**Stored data**
———

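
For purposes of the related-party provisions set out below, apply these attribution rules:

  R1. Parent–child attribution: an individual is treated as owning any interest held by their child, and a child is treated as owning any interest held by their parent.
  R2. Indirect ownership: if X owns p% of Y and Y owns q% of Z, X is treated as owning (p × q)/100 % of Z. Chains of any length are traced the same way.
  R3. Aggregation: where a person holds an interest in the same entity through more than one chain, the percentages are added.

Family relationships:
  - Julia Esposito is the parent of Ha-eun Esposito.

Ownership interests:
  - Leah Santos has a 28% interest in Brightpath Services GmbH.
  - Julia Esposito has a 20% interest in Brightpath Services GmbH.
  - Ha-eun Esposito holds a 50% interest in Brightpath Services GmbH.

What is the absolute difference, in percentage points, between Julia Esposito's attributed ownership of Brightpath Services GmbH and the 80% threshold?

By parent–child attribution (R1), Julia Esposito is treated as also owning Ha-eun Esposito's interest in Brightpath Services GmbH, giving 20% + 50% = 70%.
Direct interest in Brightpath Services GmbH: 70%.
70% falls short of the 80% threshold by 10 percentage points.

10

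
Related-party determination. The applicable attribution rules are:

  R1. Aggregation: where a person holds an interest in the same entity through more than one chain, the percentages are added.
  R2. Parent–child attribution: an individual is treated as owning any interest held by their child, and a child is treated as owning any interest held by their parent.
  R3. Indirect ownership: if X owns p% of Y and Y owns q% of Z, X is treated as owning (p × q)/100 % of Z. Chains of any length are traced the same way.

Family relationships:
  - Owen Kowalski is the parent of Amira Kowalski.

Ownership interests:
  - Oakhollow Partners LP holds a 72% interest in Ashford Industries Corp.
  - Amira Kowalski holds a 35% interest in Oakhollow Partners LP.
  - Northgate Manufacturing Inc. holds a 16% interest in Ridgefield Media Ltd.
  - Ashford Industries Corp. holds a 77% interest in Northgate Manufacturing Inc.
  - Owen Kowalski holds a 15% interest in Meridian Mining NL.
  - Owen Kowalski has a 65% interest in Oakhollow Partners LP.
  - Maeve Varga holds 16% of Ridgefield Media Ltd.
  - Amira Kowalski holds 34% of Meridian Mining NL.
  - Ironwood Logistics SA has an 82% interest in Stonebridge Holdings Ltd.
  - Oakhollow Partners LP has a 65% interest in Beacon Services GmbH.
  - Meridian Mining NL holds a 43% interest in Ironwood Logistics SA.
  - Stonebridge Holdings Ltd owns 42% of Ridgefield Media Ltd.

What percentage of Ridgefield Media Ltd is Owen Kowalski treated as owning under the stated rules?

By parent–child attribution (R2), Owen Kowalski is treated as also owning Amira Kowalski's interest in Oakhollow Partners LP, giving 65% + 35% = 100%.
By parent–child attribution (R2), Owen Kowalski is treated as also owning Amira Kowalski's interest in Meridian Mining NL, giving 15% + 34% = 49%.
Chain via Oakhollow Partners LP → Ashford Industries Corp. → Northgate Manufacturing Inc. (R3): 100% × 72% × 77% × 16% = 8.8704% of Ridgefield Media Ltd.
Chain via Meridian Mining NL → Ironwood Logistics SA → Stonebridge Holdings Ltd (R3): 49% × 43% × 82% × 42% = 7.256508% of Ridgefield Media Ltd.
Aggregating (R1): 8.8704% + 7.256508% = 16.126908%.

16.126908%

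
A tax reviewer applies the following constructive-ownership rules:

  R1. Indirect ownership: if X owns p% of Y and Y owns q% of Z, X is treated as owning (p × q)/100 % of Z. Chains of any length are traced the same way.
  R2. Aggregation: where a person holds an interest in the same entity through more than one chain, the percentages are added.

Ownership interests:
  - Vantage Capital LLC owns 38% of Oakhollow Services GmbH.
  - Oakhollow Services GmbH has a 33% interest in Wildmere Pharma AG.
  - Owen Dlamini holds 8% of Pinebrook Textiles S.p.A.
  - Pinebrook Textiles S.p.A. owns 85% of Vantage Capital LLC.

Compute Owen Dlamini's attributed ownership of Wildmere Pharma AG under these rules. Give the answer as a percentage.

0.85272%

Chain via Pinebrook Textiles S.p.A. → Vantage Capital LLC → Oakhollow Services GmbH (R1): 8% × 85% × 38% × 33% = 0.85272% of Wildmere Pharma AG.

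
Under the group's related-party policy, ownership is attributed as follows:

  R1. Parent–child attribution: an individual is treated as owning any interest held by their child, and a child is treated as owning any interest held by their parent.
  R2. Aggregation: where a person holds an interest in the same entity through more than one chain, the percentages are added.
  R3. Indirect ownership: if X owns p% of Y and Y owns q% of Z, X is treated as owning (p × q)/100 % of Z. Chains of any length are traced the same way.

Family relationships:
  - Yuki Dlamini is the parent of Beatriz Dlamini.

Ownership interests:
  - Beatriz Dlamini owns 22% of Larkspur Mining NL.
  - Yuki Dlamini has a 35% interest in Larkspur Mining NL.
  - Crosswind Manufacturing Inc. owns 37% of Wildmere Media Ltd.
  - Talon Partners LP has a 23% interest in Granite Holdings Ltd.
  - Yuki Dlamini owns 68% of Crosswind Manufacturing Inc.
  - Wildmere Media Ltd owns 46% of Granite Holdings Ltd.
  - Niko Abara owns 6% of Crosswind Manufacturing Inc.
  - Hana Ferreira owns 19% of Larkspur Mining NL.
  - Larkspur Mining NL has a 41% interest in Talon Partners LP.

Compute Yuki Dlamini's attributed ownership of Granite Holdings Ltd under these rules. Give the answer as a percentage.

By parent–child attribution (R1), Yuki Dlamini is treated as also owning Beatriz Dlamini's interest in Larkspur Mining NL, giving 35% + 22% = 57%.
Chain via Larkspur Mining NL → Talon Partners LP (R3): 57% × 41% × 23% = 5.3751% of Granite Holdings Ltd.
Chain via Crosswind Manufacturing Inc. → Wildmere Media Ltd (R3): 68% × 37% × 46% = 11.5736% of Granite Holdings Ltd.
Aggregating (R2): 5.3751% + 11.5736% = 16.9487%.

16.9487%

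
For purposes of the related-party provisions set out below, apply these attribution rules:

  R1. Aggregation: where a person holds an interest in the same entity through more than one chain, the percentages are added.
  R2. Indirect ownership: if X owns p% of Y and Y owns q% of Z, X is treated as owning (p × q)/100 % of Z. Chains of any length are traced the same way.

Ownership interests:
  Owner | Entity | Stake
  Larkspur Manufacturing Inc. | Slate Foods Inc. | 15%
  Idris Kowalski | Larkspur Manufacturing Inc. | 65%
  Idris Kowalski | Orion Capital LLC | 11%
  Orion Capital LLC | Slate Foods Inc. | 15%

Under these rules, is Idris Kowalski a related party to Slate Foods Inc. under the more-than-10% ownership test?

Chain via Larkspur Manufacturing Inc. (R2): 65% × 15% = 9.75% of Slate Foods Inc.
Chain via Orion Capital LLC (R2): 11% × 15% = 1.65% of Slate Foods Inc.
Aggregating (R1): 9.75% + 1.65% = 11.4%.
11.4% exceeds the 10% threshold, so Idris is a related party to Slate Foods Inc.

Yes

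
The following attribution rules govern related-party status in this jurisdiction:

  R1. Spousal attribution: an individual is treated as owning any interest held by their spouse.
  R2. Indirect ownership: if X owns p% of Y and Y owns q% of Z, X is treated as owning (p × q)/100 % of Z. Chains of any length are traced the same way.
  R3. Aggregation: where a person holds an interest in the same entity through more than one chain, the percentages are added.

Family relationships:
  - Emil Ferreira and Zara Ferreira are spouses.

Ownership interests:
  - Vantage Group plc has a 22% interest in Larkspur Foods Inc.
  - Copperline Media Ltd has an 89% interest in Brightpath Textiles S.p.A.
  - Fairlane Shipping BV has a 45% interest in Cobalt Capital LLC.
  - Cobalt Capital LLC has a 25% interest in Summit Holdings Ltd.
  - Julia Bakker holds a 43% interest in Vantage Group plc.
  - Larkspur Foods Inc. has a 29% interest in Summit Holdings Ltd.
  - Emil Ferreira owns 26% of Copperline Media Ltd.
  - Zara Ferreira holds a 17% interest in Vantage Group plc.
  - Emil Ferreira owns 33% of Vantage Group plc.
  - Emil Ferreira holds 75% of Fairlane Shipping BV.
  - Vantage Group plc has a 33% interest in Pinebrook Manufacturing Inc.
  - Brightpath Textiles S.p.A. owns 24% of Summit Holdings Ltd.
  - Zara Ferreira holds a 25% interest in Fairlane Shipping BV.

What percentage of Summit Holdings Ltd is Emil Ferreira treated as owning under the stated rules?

By spousal attribution (R1), Emil Ferreira is treated as also owning Zara Ferreira's interest in Vantage Group plc, giving 33% + 17% = 50%.
By spousal attribution (R1), Emil Ferreira is treated as also owning Zara Ferreira's interest in Fairlane Shipping BV, giving 75% + 25% = 100%.
Chain via Vantage Group plc → Larkspur Foods Inc. (R2): 50% × 22% × 29% = 3.19% of Summit Holdings Ltd.
Chain via Copperline Media Ltd → Brightpath Textiles S.p.A. (R2): 26% × 89% × 24% = 5.5536% of Summit Holdings Ltd.
Chain via Fairlane Shipping BV → Cobalt Capital LLC (R2): 100% × 45% × 25% = 11.25% of Summit Holdings Ltd.
Aggregating (R3): 3.19% + 5.5536% + 11.25% = 19.9936%.

19.9936%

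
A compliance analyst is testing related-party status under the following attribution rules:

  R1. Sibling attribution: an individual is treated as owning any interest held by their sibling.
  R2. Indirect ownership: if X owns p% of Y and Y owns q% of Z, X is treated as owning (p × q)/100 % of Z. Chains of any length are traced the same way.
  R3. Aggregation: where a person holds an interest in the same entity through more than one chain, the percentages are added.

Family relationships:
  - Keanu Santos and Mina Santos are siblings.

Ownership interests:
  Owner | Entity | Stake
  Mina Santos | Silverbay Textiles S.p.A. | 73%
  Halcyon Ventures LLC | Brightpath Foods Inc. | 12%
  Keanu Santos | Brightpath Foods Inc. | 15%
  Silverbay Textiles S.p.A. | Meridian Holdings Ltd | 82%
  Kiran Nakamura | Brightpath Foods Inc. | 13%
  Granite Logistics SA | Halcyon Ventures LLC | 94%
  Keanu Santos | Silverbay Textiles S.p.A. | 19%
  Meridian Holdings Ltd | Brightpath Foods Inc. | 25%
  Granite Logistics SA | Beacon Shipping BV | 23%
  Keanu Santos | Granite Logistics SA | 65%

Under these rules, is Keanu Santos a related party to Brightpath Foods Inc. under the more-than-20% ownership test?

Yes

By sibling attribution (R1), Keanu Santos is treated as also owning Mina Santos's interest in Silverbay Textiles S.p.A, giving 19% + 73% = 92%.
Chain via Silverbay Textiles S.p.A. → Meridian Holdings Ltd (R2): 92% × 82% × 25% = 18.86% of Brightpath Foods Inc.
Chain via Granite Logistics SA → Halcyon Ventures LLC (R2): 65% × 94% × 12% = 7.332% of Brightpath Foods Inc.
Direct interest in Brightpath Foods Inc: 15%.
Aggregating (R3): 18.86% + 7.332% + 15% = 41.192%.
41.192% exceeds the 20% threshold, so Keanu is a related party to Brightpath Foods Inc.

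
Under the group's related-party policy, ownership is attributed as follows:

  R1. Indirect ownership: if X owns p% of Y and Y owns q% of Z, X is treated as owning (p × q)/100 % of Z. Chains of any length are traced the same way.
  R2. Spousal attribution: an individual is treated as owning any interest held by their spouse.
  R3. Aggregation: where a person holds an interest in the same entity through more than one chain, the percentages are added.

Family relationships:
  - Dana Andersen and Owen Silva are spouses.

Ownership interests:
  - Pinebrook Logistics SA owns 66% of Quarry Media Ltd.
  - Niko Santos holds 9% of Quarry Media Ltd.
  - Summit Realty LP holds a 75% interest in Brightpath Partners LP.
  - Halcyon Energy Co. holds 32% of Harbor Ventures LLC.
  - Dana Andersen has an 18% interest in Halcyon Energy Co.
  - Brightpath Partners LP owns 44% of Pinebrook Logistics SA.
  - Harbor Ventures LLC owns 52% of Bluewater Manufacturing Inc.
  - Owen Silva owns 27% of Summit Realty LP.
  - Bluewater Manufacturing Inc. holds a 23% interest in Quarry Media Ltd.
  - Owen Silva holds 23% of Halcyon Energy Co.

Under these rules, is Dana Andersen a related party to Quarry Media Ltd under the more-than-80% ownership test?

No

By spousal attribution (R2), Dana Andersen is treated as also owning Owen Silva's interest in Halcyon Energy Co, giving 18% + 23% = 41%.
By spousal attribution (R2), Dana Andersen is treated as owning Owen Silva's 27% interest in Summit Realty LP.
Chain via Halcyon Energy Co. → Harbor Ventures LLC → Bluewater Manufacturing Inc. (R1): 41% × 32% × 52% × 23% = 1.569152% of Quarry Media Ltd.
Chain via Summit Realty LP → Brightpath Partners LP → Pinebrook Logistics SA (R1): 27% × 75% × 44% × 66% = 5.8806% of Quarry Media Ltd.
Aggregating (R3): 1.569152% + 5.8806% = 7.449752%.
7.449752% does not exceed the 80% threshold, so Dana is not a related party to Quarry Media Ltd.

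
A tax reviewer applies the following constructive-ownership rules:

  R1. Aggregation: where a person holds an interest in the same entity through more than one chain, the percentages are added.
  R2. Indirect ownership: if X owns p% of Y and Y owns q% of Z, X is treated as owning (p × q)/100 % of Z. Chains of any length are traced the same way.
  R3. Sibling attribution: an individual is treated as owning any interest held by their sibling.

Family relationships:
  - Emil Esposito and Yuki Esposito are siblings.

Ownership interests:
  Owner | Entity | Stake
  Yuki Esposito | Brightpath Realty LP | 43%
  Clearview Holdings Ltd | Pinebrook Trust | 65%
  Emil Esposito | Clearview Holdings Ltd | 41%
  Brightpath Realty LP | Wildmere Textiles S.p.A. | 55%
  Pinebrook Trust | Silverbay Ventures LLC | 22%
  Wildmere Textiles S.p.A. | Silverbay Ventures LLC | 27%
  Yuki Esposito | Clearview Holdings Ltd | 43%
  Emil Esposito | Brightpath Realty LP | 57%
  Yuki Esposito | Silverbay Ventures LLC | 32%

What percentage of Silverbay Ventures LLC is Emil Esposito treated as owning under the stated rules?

By sibling attribution (R3), Emil Esposito is treated as also owning Yuki Esposito's interest in Clearview Holdings Ltd, giving 41% + 43% = 84%.
By sibling attribution (R3), Emil Esposito is treated as also owning Yuki Esposito's interest in Brightpath Realty LP, giving 57% + 43% = 100%.
By sibling attribution (R3), Emil Esposito is treated as owning Yuki Esposito's 32% interest in Silverbay Ventures LLC.
Chain via Clearview Holdings Ltd → Pinebrook Trust (R2): 84% × 65% × 22% = 12.012% of Silverbay Ventures LLC.
Chain via Brightpath Realty LP → Wildmere Textiles S.p.A. (R2): 100% × 55% × 27% = 14.85% of Silverbay Ventures LLC.
Direct interest in Silverbay Ventures LLC: 32%.
Aggregating (R1): 12.012% + 14.85% + 32% = 58.862%.

58.862%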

———

**What is required**
From the entries above, extract only the lines running from the one containing "- Yuki Dlamini owns" through the one containing "- Larkspur Mining", inclusive.

**Task output**
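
  - Yuki Dlamini owns 68% of Crosswind Manufacturing Inc.
  - Wildmere Media Ltd owns 46% of Granite Holdings Ltd.
  - Niko Abara owns 6% of Crosswind Manufacturing Inc.
  - Hana Ferreira owns 19% of Larkspur Mining NL.
  - Larkspur Mining NL has a 41% interest in Talon Partners LP.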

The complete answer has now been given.